- [Work instruction]
Each line of the entries, from the first to the line containing "Ireth Sector uses", is to be transcribed exactly as it stands; include no other lines.

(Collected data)
<<<<

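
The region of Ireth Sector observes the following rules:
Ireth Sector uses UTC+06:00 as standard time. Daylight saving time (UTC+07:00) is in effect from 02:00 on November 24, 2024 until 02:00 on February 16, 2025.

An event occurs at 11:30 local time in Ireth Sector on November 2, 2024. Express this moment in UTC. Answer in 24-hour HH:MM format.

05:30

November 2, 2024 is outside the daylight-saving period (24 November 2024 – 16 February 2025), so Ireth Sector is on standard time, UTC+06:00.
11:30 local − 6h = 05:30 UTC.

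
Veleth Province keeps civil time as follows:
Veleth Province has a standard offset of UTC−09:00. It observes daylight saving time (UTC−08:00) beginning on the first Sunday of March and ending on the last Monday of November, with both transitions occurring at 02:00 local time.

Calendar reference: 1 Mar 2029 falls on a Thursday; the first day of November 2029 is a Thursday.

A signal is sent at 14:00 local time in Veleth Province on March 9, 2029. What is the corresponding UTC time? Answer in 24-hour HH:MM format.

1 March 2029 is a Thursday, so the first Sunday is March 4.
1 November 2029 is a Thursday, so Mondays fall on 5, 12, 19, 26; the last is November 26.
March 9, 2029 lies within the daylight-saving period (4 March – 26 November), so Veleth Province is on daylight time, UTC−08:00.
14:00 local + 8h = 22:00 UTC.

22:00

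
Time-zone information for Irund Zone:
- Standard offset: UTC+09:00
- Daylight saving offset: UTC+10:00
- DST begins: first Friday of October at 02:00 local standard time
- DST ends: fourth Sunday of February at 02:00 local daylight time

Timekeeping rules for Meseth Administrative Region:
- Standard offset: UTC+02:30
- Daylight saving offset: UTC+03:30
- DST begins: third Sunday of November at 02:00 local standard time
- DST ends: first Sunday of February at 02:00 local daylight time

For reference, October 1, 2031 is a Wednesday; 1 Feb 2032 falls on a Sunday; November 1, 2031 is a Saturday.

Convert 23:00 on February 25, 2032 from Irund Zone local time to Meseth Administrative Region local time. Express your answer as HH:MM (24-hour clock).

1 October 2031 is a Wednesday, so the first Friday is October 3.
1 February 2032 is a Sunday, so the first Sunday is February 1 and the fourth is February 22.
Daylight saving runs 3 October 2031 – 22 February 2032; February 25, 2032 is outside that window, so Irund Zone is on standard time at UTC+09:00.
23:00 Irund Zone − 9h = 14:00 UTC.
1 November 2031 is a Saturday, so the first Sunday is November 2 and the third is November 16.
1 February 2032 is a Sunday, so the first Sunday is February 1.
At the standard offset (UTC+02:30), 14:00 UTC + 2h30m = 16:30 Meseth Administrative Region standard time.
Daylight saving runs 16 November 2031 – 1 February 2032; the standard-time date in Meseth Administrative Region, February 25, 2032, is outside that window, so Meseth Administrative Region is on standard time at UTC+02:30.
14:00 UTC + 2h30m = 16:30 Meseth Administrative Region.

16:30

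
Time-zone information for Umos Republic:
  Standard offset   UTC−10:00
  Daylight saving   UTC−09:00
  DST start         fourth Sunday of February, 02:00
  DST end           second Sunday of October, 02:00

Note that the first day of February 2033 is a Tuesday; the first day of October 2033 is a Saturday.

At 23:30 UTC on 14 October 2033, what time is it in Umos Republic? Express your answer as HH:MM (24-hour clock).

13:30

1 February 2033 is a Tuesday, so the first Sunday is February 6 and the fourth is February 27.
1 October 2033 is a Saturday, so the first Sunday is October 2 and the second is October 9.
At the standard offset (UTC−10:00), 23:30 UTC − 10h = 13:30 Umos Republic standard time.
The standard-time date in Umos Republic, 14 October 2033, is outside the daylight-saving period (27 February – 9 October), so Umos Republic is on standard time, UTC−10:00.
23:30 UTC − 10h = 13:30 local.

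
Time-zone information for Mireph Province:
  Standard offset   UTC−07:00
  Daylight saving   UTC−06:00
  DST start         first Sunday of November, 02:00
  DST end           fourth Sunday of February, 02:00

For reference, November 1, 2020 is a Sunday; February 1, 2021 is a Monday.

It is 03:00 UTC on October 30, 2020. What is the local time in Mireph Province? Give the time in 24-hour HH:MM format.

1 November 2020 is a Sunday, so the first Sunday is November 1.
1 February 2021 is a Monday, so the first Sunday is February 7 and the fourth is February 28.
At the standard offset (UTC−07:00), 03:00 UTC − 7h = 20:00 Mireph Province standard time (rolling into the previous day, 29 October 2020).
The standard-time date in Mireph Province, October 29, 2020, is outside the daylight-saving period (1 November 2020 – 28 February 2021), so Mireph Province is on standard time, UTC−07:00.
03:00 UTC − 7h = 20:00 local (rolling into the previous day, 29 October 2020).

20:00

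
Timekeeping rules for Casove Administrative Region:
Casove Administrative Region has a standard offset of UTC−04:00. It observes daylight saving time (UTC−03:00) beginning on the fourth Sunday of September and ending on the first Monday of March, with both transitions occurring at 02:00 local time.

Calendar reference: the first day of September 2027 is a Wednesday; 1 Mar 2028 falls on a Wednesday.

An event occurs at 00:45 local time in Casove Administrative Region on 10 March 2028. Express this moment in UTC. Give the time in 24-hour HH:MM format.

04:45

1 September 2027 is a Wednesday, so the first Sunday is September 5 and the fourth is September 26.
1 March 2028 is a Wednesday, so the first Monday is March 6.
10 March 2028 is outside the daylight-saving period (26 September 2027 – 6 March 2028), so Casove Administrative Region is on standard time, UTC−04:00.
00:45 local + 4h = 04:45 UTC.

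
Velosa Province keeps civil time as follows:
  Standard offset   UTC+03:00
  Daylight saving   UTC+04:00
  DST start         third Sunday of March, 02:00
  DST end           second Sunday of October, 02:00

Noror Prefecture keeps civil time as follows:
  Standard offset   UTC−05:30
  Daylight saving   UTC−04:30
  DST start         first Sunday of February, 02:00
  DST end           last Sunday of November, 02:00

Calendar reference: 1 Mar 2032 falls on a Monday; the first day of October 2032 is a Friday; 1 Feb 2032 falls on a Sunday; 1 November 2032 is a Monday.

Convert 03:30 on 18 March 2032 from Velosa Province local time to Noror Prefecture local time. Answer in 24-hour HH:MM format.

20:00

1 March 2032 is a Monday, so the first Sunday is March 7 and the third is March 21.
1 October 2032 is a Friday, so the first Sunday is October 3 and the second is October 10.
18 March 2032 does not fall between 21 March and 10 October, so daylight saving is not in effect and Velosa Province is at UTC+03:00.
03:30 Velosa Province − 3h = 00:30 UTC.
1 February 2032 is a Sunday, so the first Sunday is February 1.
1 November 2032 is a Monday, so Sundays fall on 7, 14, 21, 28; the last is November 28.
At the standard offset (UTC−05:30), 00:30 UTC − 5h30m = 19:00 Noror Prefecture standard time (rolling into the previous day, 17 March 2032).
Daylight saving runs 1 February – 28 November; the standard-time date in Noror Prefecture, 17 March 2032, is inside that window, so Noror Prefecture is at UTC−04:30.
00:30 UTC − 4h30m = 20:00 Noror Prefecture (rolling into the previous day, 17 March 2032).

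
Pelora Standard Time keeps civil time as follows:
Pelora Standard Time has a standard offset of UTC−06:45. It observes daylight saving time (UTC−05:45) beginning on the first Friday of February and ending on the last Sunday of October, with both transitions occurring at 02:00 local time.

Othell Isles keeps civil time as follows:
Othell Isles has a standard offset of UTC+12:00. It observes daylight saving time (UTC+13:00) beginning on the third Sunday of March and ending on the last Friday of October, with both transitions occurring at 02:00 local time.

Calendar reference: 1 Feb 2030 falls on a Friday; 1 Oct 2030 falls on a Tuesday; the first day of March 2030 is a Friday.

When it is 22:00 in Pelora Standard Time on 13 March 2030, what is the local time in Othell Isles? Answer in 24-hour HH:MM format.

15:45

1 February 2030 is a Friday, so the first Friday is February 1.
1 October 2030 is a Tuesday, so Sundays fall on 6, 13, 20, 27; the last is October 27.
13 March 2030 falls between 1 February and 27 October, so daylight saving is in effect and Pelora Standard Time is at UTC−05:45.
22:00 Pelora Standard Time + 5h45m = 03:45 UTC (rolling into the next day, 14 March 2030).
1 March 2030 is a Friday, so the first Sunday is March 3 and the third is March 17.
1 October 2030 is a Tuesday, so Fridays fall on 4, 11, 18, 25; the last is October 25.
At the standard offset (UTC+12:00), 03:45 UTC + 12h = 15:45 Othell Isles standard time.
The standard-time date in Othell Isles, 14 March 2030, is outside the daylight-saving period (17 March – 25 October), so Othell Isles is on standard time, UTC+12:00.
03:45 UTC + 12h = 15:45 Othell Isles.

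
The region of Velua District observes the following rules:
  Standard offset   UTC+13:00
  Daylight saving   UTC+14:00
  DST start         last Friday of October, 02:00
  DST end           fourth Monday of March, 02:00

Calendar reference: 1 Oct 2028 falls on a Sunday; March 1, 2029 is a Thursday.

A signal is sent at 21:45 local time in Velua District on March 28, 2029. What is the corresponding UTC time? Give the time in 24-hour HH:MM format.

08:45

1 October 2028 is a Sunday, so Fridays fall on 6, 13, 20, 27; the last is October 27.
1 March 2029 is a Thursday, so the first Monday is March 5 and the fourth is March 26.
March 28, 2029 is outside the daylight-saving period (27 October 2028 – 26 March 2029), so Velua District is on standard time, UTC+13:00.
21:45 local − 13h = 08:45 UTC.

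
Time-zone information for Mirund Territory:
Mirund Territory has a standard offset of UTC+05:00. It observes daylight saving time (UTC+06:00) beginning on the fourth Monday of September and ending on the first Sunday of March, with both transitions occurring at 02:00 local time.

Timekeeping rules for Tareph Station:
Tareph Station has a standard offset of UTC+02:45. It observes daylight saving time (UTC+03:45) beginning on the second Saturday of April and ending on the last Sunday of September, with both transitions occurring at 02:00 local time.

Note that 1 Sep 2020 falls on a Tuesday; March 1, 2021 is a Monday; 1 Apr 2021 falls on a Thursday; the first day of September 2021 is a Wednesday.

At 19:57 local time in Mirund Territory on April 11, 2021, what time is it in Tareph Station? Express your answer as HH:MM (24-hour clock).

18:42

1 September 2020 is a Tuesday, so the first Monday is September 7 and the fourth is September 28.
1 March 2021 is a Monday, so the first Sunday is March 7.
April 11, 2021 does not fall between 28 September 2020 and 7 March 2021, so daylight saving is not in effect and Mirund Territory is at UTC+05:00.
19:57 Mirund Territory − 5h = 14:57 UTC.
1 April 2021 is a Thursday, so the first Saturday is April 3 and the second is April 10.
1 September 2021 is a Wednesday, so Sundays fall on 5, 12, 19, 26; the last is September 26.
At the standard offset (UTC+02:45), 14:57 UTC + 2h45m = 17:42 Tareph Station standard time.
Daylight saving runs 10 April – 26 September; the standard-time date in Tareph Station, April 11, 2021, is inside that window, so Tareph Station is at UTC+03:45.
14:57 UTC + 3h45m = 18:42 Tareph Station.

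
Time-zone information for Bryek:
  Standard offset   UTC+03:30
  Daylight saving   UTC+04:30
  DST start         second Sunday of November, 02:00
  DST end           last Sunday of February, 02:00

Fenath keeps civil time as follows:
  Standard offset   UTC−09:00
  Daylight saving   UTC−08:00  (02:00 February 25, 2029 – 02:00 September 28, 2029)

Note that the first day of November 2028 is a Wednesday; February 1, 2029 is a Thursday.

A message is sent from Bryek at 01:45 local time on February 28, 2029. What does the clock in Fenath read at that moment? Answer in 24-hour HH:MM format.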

>>>>

- [Output of the exercise]
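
The region of Ireth Sector observes the following rules:
Ireth Sector uses UTC+06:00 as standard time. Daylight saving time (UTC+07:00) is in effect from 02:00 on November 24, 2024 until 02:00 on February 16, 2025.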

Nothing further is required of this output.